◆ Activity: Copy out all lines of the records in which the word "below" appears.

Segment Start: Records for the exercise

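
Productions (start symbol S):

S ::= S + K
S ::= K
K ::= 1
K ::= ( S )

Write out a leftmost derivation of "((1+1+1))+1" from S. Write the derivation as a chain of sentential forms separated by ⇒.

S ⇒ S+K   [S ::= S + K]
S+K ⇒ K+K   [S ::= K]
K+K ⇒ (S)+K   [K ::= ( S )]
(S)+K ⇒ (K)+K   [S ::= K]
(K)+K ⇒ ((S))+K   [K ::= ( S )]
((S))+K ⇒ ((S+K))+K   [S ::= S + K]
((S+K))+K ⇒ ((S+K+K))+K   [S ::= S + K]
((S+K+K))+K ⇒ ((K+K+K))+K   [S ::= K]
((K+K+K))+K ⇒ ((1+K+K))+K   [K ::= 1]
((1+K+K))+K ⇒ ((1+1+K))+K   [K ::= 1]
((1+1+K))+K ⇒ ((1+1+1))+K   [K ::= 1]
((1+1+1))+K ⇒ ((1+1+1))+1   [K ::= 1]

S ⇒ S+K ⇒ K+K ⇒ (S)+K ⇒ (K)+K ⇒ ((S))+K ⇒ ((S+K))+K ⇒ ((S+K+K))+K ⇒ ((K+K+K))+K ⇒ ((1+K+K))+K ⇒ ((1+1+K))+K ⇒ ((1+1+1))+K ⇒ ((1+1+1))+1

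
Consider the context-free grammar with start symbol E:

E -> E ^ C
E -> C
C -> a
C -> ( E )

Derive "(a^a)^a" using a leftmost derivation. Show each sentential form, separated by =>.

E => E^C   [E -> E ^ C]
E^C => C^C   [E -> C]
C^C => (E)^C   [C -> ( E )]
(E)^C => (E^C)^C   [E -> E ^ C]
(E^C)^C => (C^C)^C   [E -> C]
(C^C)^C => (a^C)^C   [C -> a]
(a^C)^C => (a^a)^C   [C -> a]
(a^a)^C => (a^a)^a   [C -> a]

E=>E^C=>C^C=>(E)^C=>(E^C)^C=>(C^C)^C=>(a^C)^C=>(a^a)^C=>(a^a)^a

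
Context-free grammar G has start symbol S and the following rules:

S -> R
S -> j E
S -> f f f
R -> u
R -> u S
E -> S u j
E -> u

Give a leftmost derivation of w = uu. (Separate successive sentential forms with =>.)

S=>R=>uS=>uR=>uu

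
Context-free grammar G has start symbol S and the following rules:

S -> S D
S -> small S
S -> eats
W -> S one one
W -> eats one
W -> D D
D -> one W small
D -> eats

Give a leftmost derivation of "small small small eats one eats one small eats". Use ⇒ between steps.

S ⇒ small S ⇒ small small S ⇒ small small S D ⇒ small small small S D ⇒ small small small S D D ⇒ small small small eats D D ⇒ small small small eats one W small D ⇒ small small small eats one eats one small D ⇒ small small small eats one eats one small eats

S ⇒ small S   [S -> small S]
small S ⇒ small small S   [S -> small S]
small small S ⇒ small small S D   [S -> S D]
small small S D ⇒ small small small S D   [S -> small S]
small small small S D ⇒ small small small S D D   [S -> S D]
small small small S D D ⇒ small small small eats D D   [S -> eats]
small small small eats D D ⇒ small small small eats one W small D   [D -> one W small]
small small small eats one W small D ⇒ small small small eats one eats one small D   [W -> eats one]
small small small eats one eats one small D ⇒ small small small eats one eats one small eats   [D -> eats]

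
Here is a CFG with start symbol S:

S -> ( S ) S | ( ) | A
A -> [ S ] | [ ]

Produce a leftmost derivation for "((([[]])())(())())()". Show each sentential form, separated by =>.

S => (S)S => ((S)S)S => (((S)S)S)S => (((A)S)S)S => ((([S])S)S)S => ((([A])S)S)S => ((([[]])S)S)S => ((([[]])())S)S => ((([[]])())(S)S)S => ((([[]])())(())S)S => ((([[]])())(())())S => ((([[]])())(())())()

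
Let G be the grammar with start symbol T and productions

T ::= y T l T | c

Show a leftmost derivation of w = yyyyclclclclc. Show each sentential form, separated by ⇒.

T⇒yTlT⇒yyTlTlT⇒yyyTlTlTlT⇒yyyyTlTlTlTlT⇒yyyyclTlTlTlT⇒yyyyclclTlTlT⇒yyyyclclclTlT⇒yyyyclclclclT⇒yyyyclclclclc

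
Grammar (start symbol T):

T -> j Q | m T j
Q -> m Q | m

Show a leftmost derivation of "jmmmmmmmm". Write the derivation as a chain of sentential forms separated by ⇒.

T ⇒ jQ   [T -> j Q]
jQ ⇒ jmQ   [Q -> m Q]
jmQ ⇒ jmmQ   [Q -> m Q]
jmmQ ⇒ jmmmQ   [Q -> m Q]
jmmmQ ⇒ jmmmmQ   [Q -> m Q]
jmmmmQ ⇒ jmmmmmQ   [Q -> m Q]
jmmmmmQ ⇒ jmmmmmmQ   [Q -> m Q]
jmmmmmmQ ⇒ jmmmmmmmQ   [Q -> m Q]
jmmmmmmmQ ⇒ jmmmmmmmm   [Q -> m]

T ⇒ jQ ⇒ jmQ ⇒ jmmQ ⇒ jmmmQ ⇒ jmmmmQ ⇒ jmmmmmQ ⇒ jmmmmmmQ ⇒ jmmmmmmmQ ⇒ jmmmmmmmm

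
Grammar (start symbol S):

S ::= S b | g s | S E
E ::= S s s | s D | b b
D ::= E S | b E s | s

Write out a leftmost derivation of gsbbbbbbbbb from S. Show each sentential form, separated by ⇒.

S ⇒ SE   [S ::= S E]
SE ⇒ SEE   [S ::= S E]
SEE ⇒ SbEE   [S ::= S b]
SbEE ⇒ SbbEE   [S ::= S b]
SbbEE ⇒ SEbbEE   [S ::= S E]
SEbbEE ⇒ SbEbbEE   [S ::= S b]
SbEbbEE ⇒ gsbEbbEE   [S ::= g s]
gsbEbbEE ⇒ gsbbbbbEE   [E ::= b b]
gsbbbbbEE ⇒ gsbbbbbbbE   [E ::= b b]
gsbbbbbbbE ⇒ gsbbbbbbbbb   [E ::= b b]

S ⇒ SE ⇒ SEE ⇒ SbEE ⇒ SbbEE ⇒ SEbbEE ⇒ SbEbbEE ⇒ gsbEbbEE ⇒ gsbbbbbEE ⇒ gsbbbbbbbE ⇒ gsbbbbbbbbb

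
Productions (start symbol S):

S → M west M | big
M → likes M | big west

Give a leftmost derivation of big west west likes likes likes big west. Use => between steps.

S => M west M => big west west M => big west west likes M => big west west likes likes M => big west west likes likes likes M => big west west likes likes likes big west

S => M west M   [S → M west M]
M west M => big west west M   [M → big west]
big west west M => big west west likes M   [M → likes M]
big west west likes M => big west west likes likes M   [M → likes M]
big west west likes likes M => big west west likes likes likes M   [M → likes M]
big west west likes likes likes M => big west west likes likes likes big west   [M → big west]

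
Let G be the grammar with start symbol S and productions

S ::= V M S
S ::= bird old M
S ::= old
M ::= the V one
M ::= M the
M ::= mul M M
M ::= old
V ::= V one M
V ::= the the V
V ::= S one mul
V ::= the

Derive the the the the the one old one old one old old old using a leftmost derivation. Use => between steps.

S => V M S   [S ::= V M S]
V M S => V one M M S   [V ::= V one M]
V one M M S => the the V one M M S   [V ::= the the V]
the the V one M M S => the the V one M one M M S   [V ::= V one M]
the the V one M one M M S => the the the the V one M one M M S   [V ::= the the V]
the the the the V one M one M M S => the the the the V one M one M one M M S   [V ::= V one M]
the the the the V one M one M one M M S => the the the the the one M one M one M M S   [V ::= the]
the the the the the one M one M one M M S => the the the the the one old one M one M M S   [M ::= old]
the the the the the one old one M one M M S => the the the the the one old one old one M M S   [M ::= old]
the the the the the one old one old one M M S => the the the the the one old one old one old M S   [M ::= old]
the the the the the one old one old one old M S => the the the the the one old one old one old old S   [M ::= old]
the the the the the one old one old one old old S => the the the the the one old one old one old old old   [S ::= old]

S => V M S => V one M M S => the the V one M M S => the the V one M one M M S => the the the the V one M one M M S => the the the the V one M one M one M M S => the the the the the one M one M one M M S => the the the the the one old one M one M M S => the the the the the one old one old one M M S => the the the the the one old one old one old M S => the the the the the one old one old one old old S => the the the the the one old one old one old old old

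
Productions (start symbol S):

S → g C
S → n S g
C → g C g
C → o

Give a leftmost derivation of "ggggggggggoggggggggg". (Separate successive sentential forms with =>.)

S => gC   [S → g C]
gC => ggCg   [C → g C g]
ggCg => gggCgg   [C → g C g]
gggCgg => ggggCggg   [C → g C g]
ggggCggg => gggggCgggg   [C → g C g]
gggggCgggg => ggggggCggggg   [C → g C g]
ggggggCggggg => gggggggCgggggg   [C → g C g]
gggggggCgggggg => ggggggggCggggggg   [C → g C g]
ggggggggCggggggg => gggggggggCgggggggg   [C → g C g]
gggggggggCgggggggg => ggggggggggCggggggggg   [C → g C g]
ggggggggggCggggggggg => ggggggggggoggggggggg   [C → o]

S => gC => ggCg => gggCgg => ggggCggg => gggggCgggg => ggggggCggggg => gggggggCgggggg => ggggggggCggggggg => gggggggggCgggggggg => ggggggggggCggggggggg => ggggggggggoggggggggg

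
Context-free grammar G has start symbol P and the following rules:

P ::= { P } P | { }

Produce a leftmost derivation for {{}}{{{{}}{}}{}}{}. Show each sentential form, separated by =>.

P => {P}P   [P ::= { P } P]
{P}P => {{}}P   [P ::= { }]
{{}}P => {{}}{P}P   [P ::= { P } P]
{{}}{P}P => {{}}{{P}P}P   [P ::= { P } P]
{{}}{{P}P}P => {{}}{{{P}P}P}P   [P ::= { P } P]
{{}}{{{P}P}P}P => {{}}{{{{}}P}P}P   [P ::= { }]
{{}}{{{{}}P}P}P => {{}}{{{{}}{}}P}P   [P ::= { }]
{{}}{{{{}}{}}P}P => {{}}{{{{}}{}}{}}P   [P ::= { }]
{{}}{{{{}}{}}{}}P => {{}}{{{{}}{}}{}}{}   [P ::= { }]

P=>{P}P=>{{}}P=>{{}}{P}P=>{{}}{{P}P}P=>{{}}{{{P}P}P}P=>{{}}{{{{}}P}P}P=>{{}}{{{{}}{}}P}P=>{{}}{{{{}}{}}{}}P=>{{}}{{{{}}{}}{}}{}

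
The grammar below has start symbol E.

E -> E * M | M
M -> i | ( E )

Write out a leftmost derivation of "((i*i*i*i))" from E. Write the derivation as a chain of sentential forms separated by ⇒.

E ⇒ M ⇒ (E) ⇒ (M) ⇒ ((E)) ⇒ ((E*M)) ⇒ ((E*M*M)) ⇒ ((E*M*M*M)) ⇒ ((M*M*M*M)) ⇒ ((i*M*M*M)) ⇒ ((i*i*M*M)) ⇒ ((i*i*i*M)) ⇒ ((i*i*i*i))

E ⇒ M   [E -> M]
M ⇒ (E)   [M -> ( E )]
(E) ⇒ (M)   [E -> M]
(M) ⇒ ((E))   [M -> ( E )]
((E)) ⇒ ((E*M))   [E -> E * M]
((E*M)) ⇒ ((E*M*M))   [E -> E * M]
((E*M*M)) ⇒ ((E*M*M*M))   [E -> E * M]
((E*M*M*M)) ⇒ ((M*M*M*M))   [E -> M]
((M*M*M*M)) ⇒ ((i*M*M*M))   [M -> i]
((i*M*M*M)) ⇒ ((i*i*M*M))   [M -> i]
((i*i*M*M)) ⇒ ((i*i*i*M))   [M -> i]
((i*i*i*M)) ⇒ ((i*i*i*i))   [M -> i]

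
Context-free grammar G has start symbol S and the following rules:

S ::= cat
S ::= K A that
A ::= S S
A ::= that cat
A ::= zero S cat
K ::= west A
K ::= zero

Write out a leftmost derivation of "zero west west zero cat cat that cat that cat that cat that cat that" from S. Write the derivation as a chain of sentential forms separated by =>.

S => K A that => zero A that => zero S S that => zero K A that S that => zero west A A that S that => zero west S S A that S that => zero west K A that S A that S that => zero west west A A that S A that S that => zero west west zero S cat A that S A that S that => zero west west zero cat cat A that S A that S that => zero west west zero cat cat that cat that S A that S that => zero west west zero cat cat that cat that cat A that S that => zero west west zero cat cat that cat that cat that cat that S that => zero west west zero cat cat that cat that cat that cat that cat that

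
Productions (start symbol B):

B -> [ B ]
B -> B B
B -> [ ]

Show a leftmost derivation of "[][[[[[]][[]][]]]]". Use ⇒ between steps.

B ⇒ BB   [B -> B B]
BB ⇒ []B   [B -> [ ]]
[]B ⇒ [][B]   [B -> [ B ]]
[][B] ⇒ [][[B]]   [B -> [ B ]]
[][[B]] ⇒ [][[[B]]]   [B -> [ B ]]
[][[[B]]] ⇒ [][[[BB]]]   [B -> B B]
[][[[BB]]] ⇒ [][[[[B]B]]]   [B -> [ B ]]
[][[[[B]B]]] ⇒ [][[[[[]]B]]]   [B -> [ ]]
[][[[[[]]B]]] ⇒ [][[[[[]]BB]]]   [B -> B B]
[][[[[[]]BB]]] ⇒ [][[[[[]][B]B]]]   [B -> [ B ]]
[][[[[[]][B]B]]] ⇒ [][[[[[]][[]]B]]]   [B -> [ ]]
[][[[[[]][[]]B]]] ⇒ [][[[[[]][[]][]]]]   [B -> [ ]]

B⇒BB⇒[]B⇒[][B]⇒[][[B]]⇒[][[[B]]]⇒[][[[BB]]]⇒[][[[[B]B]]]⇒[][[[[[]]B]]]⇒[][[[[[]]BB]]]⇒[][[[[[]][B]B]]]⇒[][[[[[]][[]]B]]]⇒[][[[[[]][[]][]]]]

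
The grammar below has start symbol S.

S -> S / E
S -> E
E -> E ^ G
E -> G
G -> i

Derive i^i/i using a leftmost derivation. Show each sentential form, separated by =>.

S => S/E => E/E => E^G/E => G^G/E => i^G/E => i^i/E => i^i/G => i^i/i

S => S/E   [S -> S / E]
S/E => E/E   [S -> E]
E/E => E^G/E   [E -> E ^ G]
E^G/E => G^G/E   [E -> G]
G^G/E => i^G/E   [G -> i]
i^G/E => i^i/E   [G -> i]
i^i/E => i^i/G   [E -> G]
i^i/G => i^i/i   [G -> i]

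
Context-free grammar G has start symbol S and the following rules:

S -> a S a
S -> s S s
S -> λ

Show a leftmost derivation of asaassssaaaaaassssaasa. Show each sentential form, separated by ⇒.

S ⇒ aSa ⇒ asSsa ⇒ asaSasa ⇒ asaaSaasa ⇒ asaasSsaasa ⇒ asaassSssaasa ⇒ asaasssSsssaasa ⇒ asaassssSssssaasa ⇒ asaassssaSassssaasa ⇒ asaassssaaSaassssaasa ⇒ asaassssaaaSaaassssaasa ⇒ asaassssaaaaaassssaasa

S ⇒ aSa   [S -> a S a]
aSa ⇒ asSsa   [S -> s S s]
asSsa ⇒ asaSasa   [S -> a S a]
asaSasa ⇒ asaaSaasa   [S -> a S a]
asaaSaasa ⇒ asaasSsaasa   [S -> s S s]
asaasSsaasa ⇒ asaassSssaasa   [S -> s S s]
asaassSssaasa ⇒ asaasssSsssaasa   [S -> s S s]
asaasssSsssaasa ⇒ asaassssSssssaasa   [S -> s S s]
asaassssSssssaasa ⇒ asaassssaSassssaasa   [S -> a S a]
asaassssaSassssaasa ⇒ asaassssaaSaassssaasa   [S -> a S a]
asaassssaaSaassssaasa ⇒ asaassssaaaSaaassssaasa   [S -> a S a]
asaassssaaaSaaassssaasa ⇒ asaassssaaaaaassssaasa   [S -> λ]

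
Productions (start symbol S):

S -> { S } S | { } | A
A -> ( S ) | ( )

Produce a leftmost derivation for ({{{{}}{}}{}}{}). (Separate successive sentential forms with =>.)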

Segment End: Records for the exercise

◆ Answer box:
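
The grammar below has start symbol E.
The grammar below has start symbol S.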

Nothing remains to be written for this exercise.